Check each line below for the word "requires", and copy those that have it.

======== DATA TO USE ========

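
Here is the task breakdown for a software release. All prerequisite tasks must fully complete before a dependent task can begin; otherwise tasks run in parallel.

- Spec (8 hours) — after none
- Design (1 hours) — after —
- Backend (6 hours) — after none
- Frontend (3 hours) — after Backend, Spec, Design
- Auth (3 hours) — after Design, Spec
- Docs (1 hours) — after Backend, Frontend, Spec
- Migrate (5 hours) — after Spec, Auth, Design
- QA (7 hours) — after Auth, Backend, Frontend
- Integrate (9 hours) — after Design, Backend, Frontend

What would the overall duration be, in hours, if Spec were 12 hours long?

24

As given, the longest chain is Spec→Frontend→Integrate = 8+3+9 = 20, so the finish is 20 hours.
Spec is on the critical path; changing it to 12 makes that path 24 hours.
No other chain overtakes it, so the finish is 24 hours.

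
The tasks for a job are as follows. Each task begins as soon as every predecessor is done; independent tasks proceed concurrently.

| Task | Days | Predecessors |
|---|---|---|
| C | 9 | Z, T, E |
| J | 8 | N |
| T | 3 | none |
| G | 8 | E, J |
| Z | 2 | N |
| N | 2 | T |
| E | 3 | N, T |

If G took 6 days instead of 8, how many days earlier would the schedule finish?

Critical path before the change: T→N→J→G = 3+2+8+8 = 21 giving 21 days.
Since G is critical, the -2 change carries straight to that chain (now 19 days).
The critical path is still T→N→J→G; finish is now 19 days.
Change in finish: 19 − 21 = -2 days.

2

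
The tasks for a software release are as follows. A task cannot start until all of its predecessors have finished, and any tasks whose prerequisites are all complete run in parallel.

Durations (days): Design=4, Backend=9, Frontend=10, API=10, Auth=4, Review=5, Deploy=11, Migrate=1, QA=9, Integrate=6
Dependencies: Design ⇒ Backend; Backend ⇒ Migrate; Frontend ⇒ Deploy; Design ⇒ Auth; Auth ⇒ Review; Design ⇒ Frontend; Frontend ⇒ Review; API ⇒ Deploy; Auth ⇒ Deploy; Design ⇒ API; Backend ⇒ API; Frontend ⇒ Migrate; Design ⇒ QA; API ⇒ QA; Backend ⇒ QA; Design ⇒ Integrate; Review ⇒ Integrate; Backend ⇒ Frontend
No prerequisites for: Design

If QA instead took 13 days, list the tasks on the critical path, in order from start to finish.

Actual critical path: Design→Backend→Frontend→Review→Integrate = 4+9+10+5+6 = 34 ⇒ 34 days.
The longest path through QA is only 32 days, so QA has float 2.
The binding chain switches to Design→Backend→API→QA = 4+9+10+13 = 36; finish 36 days.

Design, Backend, API, QA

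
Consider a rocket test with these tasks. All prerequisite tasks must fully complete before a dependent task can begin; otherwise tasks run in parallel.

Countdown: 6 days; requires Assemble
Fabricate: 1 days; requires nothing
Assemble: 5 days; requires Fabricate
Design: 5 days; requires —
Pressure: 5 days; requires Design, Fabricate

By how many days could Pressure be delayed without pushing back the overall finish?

The longest chain is Fabricate→Assemble→Countdown = 1+5+6 = 12; overall finish 12 days.
The longest chain containing Pressure totals 10 days.
So Pressure can slip 12 − 10 = 2 days.

2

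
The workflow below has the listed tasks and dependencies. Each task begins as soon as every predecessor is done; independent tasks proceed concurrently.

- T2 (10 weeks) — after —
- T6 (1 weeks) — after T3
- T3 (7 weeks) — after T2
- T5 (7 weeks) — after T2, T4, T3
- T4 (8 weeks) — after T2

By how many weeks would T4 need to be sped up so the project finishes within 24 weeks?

1

Current finish: 25 weeks; target: 24.
T4 is on every critical path, so each week cut from T4 cuts the finish by one (this holds down to a finish of 24).
Need 25 − 24 = 1 week off T4 → T4 becomes 7 weeks, finish becomes 24.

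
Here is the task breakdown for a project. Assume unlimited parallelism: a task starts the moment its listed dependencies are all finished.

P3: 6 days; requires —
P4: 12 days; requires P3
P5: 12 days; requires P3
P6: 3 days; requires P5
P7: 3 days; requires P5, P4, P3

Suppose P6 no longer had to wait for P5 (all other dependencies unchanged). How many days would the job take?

21

With the dependency in place, P3→P4→P7 = 6+12+3 = 21 sets the finish at 21 days.
Without P5→P6, P6's earliest start moves from 18 to 0.
After: P3→P4→P7 = 6+12+3 = 21 → 21 days.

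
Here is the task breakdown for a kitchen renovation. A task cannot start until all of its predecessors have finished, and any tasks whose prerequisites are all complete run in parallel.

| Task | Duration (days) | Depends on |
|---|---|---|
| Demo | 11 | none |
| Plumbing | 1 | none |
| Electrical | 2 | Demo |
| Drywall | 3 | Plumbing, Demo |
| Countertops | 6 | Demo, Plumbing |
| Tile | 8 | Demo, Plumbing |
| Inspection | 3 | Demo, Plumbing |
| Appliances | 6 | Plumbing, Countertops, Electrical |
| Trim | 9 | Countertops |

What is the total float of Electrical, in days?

7

Critical path: Demo→Countertops→Trim = 11+6+9 = 26, so the finish is 26 days.
Longest path through Electrical: 19 days (earliest finish 13, latest finish 20).
Slack of Electrical = 18 − 11 = 7 days.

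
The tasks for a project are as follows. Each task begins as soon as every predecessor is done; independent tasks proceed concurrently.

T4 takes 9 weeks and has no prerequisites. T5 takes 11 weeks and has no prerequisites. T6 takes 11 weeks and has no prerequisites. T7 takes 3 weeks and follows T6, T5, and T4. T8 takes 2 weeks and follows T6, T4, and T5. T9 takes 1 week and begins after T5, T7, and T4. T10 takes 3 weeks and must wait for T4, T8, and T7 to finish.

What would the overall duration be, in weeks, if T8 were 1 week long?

17

As given, the longest chain is T5→T7→T10 = 11+3+3 = 17, so the finish is 17 weeks.
The longest path through T8 is only 16 weeks, so T8 has float 1.
No other chain overtakes it, so the finish is 17 weeks.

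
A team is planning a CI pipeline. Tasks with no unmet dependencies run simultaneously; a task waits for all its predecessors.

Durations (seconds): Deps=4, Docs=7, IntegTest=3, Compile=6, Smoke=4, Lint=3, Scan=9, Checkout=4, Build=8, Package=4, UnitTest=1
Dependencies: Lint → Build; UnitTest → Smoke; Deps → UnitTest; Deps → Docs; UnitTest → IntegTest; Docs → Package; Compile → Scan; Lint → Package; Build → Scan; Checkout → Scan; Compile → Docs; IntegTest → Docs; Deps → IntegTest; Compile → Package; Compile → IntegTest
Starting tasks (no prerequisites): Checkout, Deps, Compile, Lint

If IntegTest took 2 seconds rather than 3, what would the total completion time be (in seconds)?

Baseline: Compile→IntegTest→Docs→Package = 6+3+7+4 = 20 → 20 seconds.
IntegTest is on the critical path; changing it to 2 makes that path 19 seconds.
New critical path: Lint→Build→Scan = 3+8+9 = 20 ⇒ 20 seconds.

20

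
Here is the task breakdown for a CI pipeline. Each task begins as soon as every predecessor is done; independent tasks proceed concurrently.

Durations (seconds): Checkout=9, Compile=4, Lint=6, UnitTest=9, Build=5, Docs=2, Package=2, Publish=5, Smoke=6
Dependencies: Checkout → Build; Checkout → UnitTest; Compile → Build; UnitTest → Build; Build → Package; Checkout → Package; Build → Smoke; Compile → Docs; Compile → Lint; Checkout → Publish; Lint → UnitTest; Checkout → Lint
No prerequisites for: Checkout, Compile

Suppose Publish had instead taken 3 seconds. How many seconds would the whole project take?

35

Critical path before the change: Checkout→Lint→UnitTest→Build→Smoke = 9+6+9+5+6 = 35 giving 35 seconds.
Publish is off the critical path — its longest chain is 14 seconds, giving 21 of slack.
No other chain overtakes it, so the finish is 35 seconds.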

========

• _SOLUTION TO THIS TASK_
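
Countdown: 6 days; requires Assemble
Fabricate: 1 days; requires nothing
Assemble: 5 days; requires Fabricate
Design: 5 days; requires —
Pressure: 5 days; requires Design, Fabricate
P3: 6 days; requires —
P4: 12 days; requires P3
P5: 12 days; requires P3
P6: 3 days; requires P5
P7: 3 days; requires P5, P4, P3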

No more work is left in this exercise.